■ What to do
Would you please transcribe, exactly as written, the lines of the entries below starting at the one that holds "Compute the total" and ending at the one that holds "- An interest charge equal to 2.3%", both included?

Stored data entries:
____

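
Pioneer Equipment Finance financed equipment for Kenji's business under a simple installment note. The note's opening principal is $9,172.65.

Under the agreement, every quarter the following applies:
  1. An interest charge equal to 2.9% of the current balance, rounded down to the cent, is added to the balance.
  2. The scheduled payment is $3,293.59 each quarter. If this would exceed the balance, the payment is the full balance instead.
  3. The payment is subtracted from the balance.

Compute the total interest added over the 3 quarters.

$532.06

# | Opening | Interest | Payment | End bal
1 | $9,172.65 | $266.00 | $3,293.59 | $6,145.06
2 | $6,145.06 | $178.20 | $3,293.59 | $3,029.67
3 | $3,029.67 | $87.86 | $3,117.53 | $0.00
Total interest: $266.00 + $178.20 + $87.86 = $532.06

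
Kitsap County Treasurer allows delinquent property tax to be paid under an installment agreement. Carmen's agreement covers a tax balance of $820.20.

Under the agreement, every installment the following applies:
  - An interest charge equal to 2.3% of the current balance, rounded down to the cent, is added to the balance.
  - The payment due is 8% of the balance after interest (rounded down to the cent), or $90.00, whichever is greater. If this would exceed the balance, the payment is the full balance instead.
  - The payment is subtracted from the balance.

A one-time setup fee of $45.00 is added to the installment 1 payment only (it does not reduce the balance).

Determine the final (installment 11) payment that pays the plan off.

$31.16

Installment 1: $820.20 +$18.86 interest = $839.06; pay $90.00 (+ $45.00 fee) → $749.06
Installment 2: $749.06 +$17.22 interest = $766.28; pay $90.00 → $676.28
Installment 3: $676.28 +$15.55 interest = $691.83; pay $90.00 → $601.83
Installment 4: $601.83 +$13.84 interest = $615.67; pay $90.00 → $525.67
Installment 5: $525.67 +$12.09 interest = $537.76; pay $90.00 → $447.76
Installment 6: $447.76 +$10.29 interest = $458.05; pay $90.00 → $368.05
Installment 7: $368.05 +$8.46 interest = $376.51; pay $90.00 → $286.51
Installment 8: $286.51 +$6.58 interest = $293.09; pay $90.00 → $203.09
Installment 9: $203.09 +$4.67 interest = $207.76; pay $90.00 → $117.76
Installment 10: $117.76 +$2.70 interest = $120.46; pay $90.00 → $30.46
Installment 11: $30.46 +$0.70 interest = $31.16; pay $31.16 → $0.00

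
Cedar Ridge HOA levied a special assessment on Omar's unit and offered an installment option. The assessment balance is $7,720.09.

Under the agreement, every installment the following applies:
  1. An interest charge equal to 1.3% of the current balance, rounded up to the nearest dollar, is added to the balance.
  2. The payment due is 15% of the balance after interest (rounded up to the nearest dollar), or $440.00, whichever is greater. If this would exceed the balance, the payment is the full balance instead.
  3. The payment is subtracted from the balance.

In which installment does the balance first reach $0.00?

Installment 1: opening $7,720.09; interest $101.00 → $7,821.09; payment $1,174.00; balance $6,647.09
Installment 2: opening $6,647.09; interest $87.00 → $6,734.09; payment $1,011.00; balance $5,723.09
Installment 3: opening $5,723.09; interest $75.00 → $5,798.09; payment $870.00; balance $4,928.09
Installment 4: opening $4,928.09; interest $65.00 → $4,993.09; payment $749.00; balance $4,244.09
Installment 5: opening $4,244.09; interest $56.00 → $4,300.09; payment $646.00; balance $3,654.09
Installment 6: opening $3,654.09; interest $48.00 → $3,702.09; payment $556.00; balance $3,146.09
Installment 7: opening $3,146.09; interest $41.00 → $3,187.09; payment $479.00; balance $2,708.09
Installment 8: opening $2,708.09; interest $36.00 → $2,744.09; payment $440.00; balance $2,304.09
Installment 9: opening $2,304.09; interest $30.00 → $2,334.09; payment $440.00; balance $1,894.09
Installment 10: opening $1,894.09; interest $25.00 → $1,919.09; payment $440.00; balance $1,479.09
Installment 11: opening $1,479.09; interest $20.00 → $1,499.09; payment $440.00; balance $1,059.09
Installment 12: opening $1,059.09; interest $14.00 → $1,073.09; payment $440.00; balance $633.09
Installment 13: opening $633.09; interest $9.00 → $642.09; payment $440.00; balance $202.09
Installment 14: opening $202.09; interest $3.00 → $205.09; payment $205.09; balance $0.00
Balance reaches $0.00 in installment 14.

14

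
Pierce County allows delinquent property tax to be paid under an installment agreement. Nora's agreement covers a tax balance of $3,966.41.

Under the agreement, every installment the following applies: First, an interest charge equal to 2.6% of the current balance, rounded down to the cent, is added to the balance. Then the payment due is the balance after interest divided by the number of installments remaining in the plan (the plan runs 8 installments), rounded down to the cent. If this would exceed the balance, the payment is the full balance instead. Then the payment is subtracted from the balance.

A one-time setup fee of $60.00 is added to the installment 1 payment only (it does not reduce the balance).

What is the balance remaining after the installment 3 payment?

$2,677.44

Installment 1: opening $3,966.41; interest $103.12 → $4,069.53; payment $508.69 (+ $60.00 fee); balance $3,560.84
Installment 2: opening $3,560.84; interest $92.58 → $3,653.42; payment $521.91; balance $3,131.51
Installment 3: opening $3,131.51; interest $81.41 → $3,212.92; payment $535.48; balance $2,677.44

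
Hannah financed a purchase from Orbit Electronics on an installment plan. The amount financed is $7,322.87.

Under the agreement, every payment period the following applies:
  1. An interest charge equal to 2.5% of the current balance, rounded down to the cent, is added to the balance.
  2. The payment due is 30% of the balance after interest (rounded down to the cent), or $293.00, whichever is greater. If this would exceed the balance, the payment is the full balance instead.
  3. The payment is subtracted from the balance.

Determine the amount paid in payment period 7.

Payment period 1: opening $7,322.87; interest $183.07 → $7,505.94; payment $2,251.78; balance $5,254.16
Payment period 2: opening $5,254.16; interest $131.35 → $5,385.51; payment $1,615.65; balance $3,769.86
Payment period 3: opening $3,769.86; interest $94.24 → $3,864.10; payment $1,159.23; balance $2,704.87
Payment period 4: opening $2,704.87; interest $67.62 → $2,772.49; payment $831.74; balance $1,940.75
Payment period 5: opening $1,940.75; interest $48.51 → $1,989.26; payment $596.77; balance $1,392.49
Payment period 6: opening $1,392.49; interest $34.81 → $1,427.30; payment $428.19; balance $999.11
Payment period 7: opening $999.11; interest $24.97 → $1,024.08; payment $307.22; balance $716.86

$307.22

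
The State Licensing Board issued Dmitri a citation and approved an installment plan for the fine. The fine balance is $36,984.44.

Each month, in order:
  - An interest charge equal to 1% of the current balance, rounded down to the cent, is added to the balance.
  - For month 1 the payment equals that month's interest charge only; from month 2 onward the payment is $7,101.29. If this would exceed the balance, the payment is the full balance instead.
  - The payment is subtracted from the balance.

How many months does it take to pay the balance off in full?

7

Month 1: opening $36,984.44; interest $369.84 → $37,354.28; payment $369.84; balance $36,984.44
Month 2: opening $36,984.44; interest $369.84 → $37,354.28; payment $7,101.29; balance $30,252.99
Month 3: opening $30,252.99; interest $302.52 → $30,555.51; payment $7,101.29; balance $23,454.22
Month 4: opening $23,454.22; interest $234.54 → $23,688.76; payment $7,101.29; balance $16,587.47
Month 5: opening $16,587.47; interest $165.87 → $16,753.34; payment $7,101.29; balance $9,652.05
Month 6: opening $9,652.05; interest $96.52 → $9,748.57; payment $7,101.29; balance $2,647.28
Month 7: opening $2,647.28; interest $26.47 → $2,673.75; payment $2,673.75; balance $0.00
Balance reaches $0.00 in month 7.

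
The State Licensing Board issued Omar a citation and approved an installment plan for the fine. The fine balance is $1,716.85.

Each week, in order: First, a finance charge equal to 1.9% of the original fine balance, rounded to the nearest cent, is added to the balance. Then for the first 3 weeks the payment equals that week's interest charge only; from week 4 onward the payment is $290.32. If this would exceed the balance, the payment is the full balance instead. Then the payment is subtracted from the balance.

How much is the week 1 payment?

Week 1: opening $1,716.85; interest $32.62 → $1,749.47; payment $32.62; balance $1,716.85

$32.62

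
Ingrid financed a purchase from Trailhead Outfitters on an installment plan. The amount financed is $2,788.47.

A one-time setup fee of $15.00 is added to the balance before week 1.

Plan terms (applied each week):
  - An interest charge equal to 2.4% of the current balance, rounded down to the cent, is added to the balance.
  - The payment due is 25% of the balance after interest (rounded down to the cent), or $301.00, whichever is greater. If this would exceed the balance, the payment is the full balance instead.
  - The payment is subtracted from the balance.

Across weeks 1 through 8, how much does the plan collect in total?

$3,045.56

Week 1: opening $2,803.47; interest $67.28 → $2,870.75; payment $717.68; balance $2,153.07
Week 2: opening $2,153.07; interest $51.67 → $2,204.74; payment $551.18; balance $1,653.56
Week 3: opening $1,653.56; interest $39.68 → $1,693.24; payment $423.31; balance $1,269.93
Week 4: opening $1,269.93; interest $30.47 → $1,300.40; payment $325.10; balance $975.30
Week 5: opening $975.30; interest $23.40 → $998.70; payment $301.00; balance $697.70
Week 6: opening $697.70; interest $16.74 → $714.44; payment $301.00; balance $413.44
Week 7: opening $413.44; interest $9.92 → $423.36; payment $301.00; balance $122.36
Week 8: opening $122.36; interest $2.93 → $125.29; payment $125.29; balance $0.00
Total paid: $3,045.56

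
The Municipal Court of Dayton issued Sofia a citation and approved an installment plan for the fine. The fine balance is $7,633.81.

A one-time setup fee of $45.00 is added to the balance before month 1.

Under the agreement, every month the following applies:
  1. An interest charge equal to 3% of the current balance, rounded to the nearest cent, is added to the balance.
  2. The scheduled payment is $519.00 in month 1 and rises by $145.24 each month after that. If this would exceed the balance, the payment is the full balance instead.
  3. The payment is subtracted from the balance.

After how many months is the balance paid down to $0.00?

9

Month 1: opening $7,678.81; interest $230.36 → $7,909.17; payment $519.00; balance $7,390.17
Month 2: opening $7,390.17; interest $221.71 → $7,611.88; payment $664.24; balance $6,947.64
Month 3: opening $6,947.64; interest $208.43 → $7,156.07; payment $809.48; balance $6,346.59
Month 4: opening $6,346.59; interest $190.40 → $6,536.99; payment $954.72; balance $5,582.27
Month 5: opening $5,582.27; interest $167.47 → $5,749.74; payment $1,099.96; balance $4,649.78
Month 6: opening $4,649.78; interest $139.49 → $4,789.27; payment $1,245.20; balance $3,544.07
Month 7: opening $3,544.07; interest $106.32 → $3,650.39; payment $1,390.44; balance $2,259.95
Month 8: opening $2,259.95; interest $67.80 → $2,327.75; payment $1,535.68; balance $792.07
Month 9: opening $792.07; interest $23.76 → $815.83; payment $815.83; balance $0.00
Balance reaches $0.00 in month 9.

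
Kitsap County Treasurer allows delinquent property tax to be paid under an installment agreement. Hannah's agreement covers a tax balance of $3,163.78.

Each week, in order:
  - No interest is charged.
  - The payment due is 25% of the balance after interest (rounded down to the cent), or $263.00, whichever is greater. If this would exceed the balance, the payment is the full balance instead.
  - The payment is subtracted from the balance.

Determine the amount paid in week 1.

Week 1: $3,163.78 − $790.94 → $2,372.84

$790.94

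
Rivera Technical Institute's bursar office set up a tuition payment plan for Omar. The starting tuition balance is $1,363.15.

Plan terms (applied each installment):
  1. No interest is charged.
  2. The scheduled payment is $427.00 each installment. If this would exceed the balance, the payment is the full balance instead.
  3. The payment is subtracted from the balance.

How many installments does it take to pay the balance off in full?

# | Opening | Payment | End bal
1 | $1,363.15 | $427.00 | $936.15
2 | $936.15 | $427.00 | $509.15
3 | $509.15 | $427.00 | $82.15
4 | $82.15 | $82.15 | $0.00
Balance reaches $0.00 in installment 4.

4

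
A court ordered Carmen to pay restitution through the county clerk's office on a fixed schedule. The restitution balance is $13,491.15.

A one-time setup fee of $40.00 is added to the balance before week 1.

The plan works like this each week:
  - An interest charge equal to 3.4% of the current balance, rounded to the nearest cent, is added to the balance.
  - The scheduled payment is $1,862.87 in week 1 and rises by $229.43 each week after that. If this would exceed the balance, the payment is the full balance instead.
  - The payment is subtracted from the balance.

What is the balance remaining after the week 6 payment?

$764.09

Week 1: opening $13,531.15; interest $460.06 → $13,991.21; payment $1,862.87; balance $12,128.34
Week 2: opening $12,128.34; interest $412.36 → $12,540.70; payment $2,092.30; balance $10,448.40
Week 3: opening $10,448.40; interest $355.25 → $10,803.65; payment $2,321.73; balance $8,481.92
Week 4: opening $8,481.92; interest $288.39 → $8,770.31; payment $2,551.16; balance $6,219.15
Week 5: opening $6,219.15; interest $211.45 → $6,430.60; payment $2,780.59; balance $3,650.01
Week 6: opening $3,650.01; interest $124.10 → $3,774.11; payment $3,010.02; balance $764.09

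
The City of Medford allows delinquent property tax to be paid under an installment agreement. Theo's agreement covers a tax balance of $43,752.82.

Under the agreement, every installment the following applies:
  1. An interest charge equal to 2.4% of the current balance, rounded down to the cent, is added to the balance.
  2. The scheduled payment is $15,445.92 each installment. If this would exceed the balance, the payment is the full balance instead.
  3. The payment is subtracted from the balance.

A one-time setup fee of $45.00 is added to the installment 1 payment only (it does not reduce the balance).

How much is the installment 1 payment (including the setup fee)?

$15,490.92

# | Opening | Interest | Payment | Fee | End bal
1 | $43,752.82 | $1,050.06 | $15,445.92 | $45.00 | $29,356.96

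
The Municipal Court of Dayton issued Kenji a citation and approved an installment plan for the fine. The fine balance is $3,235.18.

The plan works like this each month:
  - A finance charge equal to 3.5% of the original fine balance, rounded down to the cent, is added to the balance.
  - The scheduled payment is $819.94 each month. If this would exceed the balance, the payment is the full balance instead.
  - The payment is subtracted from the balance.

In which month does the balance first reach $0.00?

# | Opening | Interest | Payment | End bal
1 | $3,235.18 | $113.23 | $819.94 | $2,528.47
2 | $2,528.47 | $113.23 | $819.94 | $1,821.76
3 | $1,821.76 | $113.23 | $819.94 | $1,115.05
4 | $1,115.05 | $113.23 | $819.94 | $408.34
5 | $408.34 | $113.23 | $521.57 | $0.00
Balance reaches $0.00 in month 5.

5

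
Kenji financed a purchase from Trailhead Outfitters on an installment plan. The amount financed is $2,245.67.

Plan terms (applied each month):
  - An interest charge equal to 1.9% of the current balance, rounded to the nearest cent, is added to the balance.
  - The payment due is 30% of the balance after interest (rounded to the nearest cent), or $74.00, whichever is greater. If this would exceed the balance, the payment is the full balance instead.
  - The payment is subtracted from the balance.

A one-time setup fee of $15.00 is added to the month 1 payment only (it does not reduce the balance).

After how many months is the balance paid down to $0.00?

10

# | Opening | Interest | Payment | Fee | End bal
1 | $2,245.67 | $42.67 | $686.50 | $15.00 | $1,601.84
2 | $1,601.84 | $30.43 | $489.68 | — | $1,142.59
3 | $1,142.59 | $21.71 | $349.29 | — | $815.01
4 | $815.01 | $15.49 | $249.15 | — | $581.35
5 | $581.35 | $11.05 | $177.72 | — | $414.68
6 | $414.68 | $7.88 | $126.77 | — | $295.79
7 | $295.79 | $5.62 | $90.42 | — | $210.99
8 | $210.99 | $4.01 | $74.00 | — | $141.00
9 | $141.00 | $2.68 | $74.00 | — | $69.68
10 | $69.68 | $1.32 | $71.00 | — | $0.00
Balance reaches $0.00 in month 10.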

____

■ Response box
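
Compute the total interest added over the 3 quarters.

$532.06

# | Opening | Interest | Payment | End bal
1 | $9,172.65 | $266.00 | $3,293.59 | $6,145.06
2 | $6,145.06 | $178.20 | $3,293.59 | $3,029.67
3 | $3,029.67 | $87.86 | $3,117.53 | $0.00
Total interest: $266.00 + $178.20 + $87.86 = $532.06

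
Kitsap County Treasurer allows delinquent property tax to be paid under an installment agreement. Carmen's agreement covers a tax balance of $820.20.

Under the agreement, every installment the following applies:
  - An interest charge equal to 2.3% of the current balance, rounded down to the cent, is added to the balance.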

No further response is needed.